• PROBLEM: Your response must consist of the listing below, repeated exactly.

(Beginning of DATA EXTRACT)

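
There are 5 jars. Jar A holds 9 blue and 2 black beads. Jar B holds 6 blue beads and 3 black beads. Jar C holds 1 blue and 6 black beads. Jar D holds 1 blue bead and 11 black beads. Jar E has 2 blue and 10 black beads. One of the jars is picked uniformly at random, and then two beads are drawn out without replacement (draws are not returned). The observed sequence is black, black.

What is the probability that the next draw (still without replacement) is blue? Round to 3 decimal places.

0.194

For each hypothesis, P(data | H) works out to: P(data | jar A) = (2/11)(1/10) = 0.018182; P(data | jar B) = (3/9)(2/8) = 0.083333; P(data | jar C) = (6/7)(5/6) = 0.71429; P(data | jar D) = (11/12)(10/11) = 0.83333; P(data | jar E) = (10/12)(9/11) = 0.68182.
The prior-weighted likelihoods are 1/5 · 0.018182 = 0.0036364, 1/5 · 0.083333 = 0.016667, 1/5 · 0.71429 = 0.14286, 1/5 · 0.83333 = 0.16667, 1/5 · 0.68182 = 0.13636; summing to 0.46619.
Dividing through by the total gives posterior P(jar A | data) = 0.0078002, P(jar B | data) = 0.035751, P(jar C | data) = 0.30644, P(jar D | data) = 0.35751, P(jar E | data) = 0.29251.
The predictive probability is P(blue next | data) = (1)(0.0078002) + (6/7)(0.035751) + (1/5)(0.30644) + (1/10)(0.35751) + (1/5)(0.29251) = 0.19398.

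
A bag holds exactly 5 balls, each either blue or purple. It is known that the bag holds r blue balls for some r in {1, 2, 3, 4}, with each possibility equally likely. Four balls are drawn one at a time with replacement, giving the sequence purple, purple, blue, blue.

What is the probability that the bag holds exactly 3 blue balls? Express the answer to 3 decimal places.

The likelihood of the observed sequence under each hypothesis: P(data | r = 1) = (4/5)(4/5)(1/5)(1/5) = 16/625; P(data | r = 2) = (3/5)(3/5)(2/5)(2/5) = 36/625; P(data | r = 3) = (2/5)(2/5)(3/5)(3/5) = 36/625; P(data | r = 4) = (1/5)(1/5)(4/5)(4/5) = 16/625.
Multiplying each by its prior: 1/4 · 16/625 = 4/625, 1/4 · 36/625 = 9/625, 1/4 · 36/625 = 9/625, 1/4 · 16/625 = 4/625; these sum to 26/625.
Therefore the posterior P(r = 3 | data) = (9/625) / (26/625) = 9/26.

0.346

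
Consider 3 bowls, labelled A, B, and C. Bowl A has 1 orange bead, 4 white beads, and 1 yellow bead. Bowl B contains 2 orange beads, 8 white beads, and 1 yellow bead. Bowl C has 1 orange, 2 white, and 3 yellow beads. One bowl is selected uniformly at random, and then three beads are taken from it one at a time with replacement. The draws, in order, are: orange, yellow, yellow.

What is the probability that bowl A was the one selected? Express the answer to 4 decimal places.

Compute the likelihood of the observed sequence for each case: P(data | bowl A) = (1/6)(1/6)(1/6) = 0.0046296; P(data | bowl B) = (2/11)(1/11)(1/11) = 0.0015026; P(data | bowl C) = (1/6)(3/6)(3/6) = 0.041667.
Multiplying each by its prior: 1/3 · 0.0046296 = 0.0015432, 1/3 · 0.0015026 = 0.00050088, 1/3 · 0.041667 = 0.013889; these sum to 0.015933.
So P(bowl A | data) = (0.0015432) / (0.015933) = 0.096856.

0.0969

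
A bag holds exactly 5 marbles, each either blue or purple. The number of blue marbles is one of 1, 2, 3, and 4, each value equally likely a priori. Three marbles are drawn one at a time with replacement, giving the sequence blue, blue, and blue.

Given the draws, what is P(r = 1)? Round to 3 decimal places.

The likelihood of the observed sequence under each hypothesis: P(data | r = 1) = (1/5)(1/5)(1/5) = 1/125; P(data | r = 2) = (2/5)(2/5)(2/5) = 8/125; P(data | r = 3) = (3/5)(3/5)(3/5) = 27/125; P(data | r = 4) = (4/5)(4/5)(4/5) = 64/125.
Weighting by the prior gives 1/4 · 1/125 = 1/500, 1/4 · 8/125 = 2/125, 1/4 · 27/125 = 27/500, 1/4 · 64/125 = 16/125; summing to 1/5.
Therefore the posterior P(r = 1 | data) = (1/500) / (1/5) = 1/100.

0.010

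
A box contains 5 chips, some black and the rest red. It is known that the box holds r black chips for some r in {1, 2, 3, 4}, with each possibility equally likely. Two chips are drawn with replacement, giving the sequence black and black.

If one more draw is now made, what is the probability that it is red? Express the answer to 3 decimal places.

0.333

The likelihood of the observed sequence under each hypothesis: P(data | r = 1) = (1/5)(1/5) = 1/25; P(data | r = 2) = (2/5)(2/5) = 4/25; P(data | r = 3) = (3/5)(3/5) = 9/25; P(data | r = 4) = (4/5)(4/5) = 16/25.
Multiplying each by its prior: 1/4 · 1/25 = 1/100, 1/4 · 4/25 = 1/25, 1/4 · 9/25 = 9/100, 1/4 · 16/25 = 4/25; with total 3/10.
Dividing through by the total gives posterior P(r = 1 | data) = 1/30, P(r = 2 | data) = 2/15, P(r = 3 | data) = 3/10, P(r = 4 | data) = 8/15.
The predictive probability is P(red next | data) = (4/5)(1/30) + (3/5)(2/15) + (2/5)(3/10) + (1/5)(8/15) = 1/3.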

(End of DATA EXTRACT)

• RESULT FOR THIS TASK:
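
There are 5 jars. Jar A holds 9 blue and 2 black beads. Jar B holds 6 blue beads and 3 black beads. Jar C holds 1 blue and 6 black beads. Jar D holds 1 blue bead and 11 black beads. Jar E has 2 blue and 10 black beads. One of the jars is picked uniformly at random, and then two beads are drawn out without replacement (draws are not returned). The observed sequence is black, black.

What is the probability that the next draw (still without replacement) is blue? Round to 3 decimal places.

0.194

For each hypothesis, P(data | H) works out to: P(data | jar A) = (2/11)(1/10) = 0.018182; P(data | jar B) = (3/9)(2/8) = 0.083333; P(data | jar C) = (6/7)(5/6) = 0.71429; P(data | jar D) = (11/12)(10/11) = 0.83333; P(data | jar E) = (10/12)(9/11) = 0.68182.
The prior-weighted likelihoods are 1/5 · 0.018182 = 0.0036364, 1/5 · 0.083333 = 0.016667, 1/5 · 0.71429 = 0.14286, 1/5 · 0.83333 = 0.16667, 1/5 · 0.68182 = 0.13636; summing to 0.46619.
Dividing through by the total gives posterior P(jar A | data) = 0.0078002, P(jar B | data) = 0.035751, P(jar C | data) = 0.30644, P(jar D | data) = 0.35751, P(jar E | data) = 0.29251.
The predictive probability is P(blue next | data) = (1)(0.0078002) + (6/7)(0.035751) + (1/5)(0.30644) + (1/10)(0.35751) + (1/5)(0.29251) = 0.19398.

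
A bag holds exactly 5 balls, each either blue or purple. It is known that the bag holds r blue balls for some r in {1, 2, 3, 4}, with each possibility equally likely. Four balls are drawn one at a time with replacement, giving the sequence purple, purple, blue, blue.

What is the probability that the bag holds exactly 3 blue balls? Express the answer to 3 decimal places.

The likelihood of the observed sequence under each hypothesis: P(data | r = 1) = (4/5)(4/5)(1/5)(1/5) = 16/625; P(data | r = 2) = (3/5)(3/5)(2/5)(2/5) = 36/625; P(data | r = 3) = (2/5)(2/5)(3/5)(3/5) = 36/625; P(data | r = 4) = (1/5)(1/5)(4/5)(4/5) = 16/625.
Multiplying each by its prior: 1/4 · 16/625 = 4/625, 1/4 · 36/625 = 9/625, 1/4 · 36/625 = 9/625, 1/4 · 16/625 = 4/625; these sum to 26/625.
Therefore the posterior P(r = 3 | data) = (9/625) / (26/625) = 9/26.

0.346

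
Consider 3 bowls, labelled A, B, and C. Bowl A has 1 orange bead, 4 white beads, and 1 yellow bead. Bowl B contains 2 orange beads, 8 white beads, and 1 yellow bead. Bowl C has 1 orange, 2 white, and 3 yellow beads. One bowl is selected uniformly at random, and then three beads are taken from it one at a time with replacement. The draws, in order, are: orange, yellow, yellow.

What is the probability that bowl A was the one selected? Express the answer to 4 decimal places.

Compute the likelihood of the observed sequence for each case: P(data | bowl A) = (1/6)(1/6)(1/6) = 0.0046296; P(data | bowl B) = (2/11)(1/11)(1/11) = 0.0015026; P(data | bowl C) = (1/6)(3/6)(3/6) = 0.041667.
Multiplying each by its prior: 1/3 · 0.0046296 = 0.0015432, 1/3 · 0.0015026 = 0.00050088, 1/3 · 0.041667 = 0.013889; these sum to 0.015933.
So P(bowl A | data) = (0.0015432) / (0.015933) = 0.096856.

0.0969

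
A bag holds exactly 5 marbles, each either blue or purple. The number of blue marbles is one of 1, 2, 3, and 4, each value equally likely a priori. Three marbles are drawn one at a time with replacement, giving the sequence blue, blue, and blue.

Given the draws, what is P(r = 1)? Round to 3 decimal places.

The likelihood of the observed sequence under each hypothesis: P(data | r = 1) = (1/5)(1/5)(1/5) = 1/125; P(data | r = 2) = (2/5)(2/5)(2/5) = 8/125; P(data | r = 3) = (3/5)(3/5)(3/5) = 27/125; P(data | r = 4) = (4/5)(4/5)(4/5) = 64/125.
Weighting by the prior gives 1/4 · 1/125 = 1/500, 1/4 · 8/125 = 2/125, 1/4 · 27/125 = 27/500, 1/4 · 64/125 = 16/125; summing to 1/5.
Therefore the posterior P(r = 1 | data) = (1/500) / (1/5) = 1/100.

0.010

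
A box contains 5 chips, some black and the rest red. It is known that the box holds r black chips for some r in {1, 2, 3, 4}, with each possibility equally likely. Two chips are drawn with replacement, giving the sequence black and black.

If one more draw is now made, what is the probability that it is red? Express the answer to 3 decimal places.

0.333

The likelihood of the observed sequence under each hypothesis: P(data | r = 1) = (1/5)(1/5) = 1/25; P(data | r = 2) = (2/5)(2/5) = 4/25; P(data | r = 3) = (3/5)(3/5) = 9/25; P(data | r = 4) = (4/5)(4/5) = 16/25.
Multiplying each by its prior: 1/4 · 1/25 = 1/100, 1/4 · 4/25 = 1/25, 1/4 · 9/25 = 9/100, 1/4 · 16/25 = 4/25; with total 3/10.
Dividing through by the total gives posterior P(r = 1 | data) = 1/30, P(r = 2 | data) = 2/15, P(r = 3 | data) = 3/10, P(r = 4 | data) = 8/15.
The predictive probability is P(red next | data) = (4/5)(1/30) + (3/5)(2/15) + (2/5)(3/10) + (1/5)(8/15) = 1/3.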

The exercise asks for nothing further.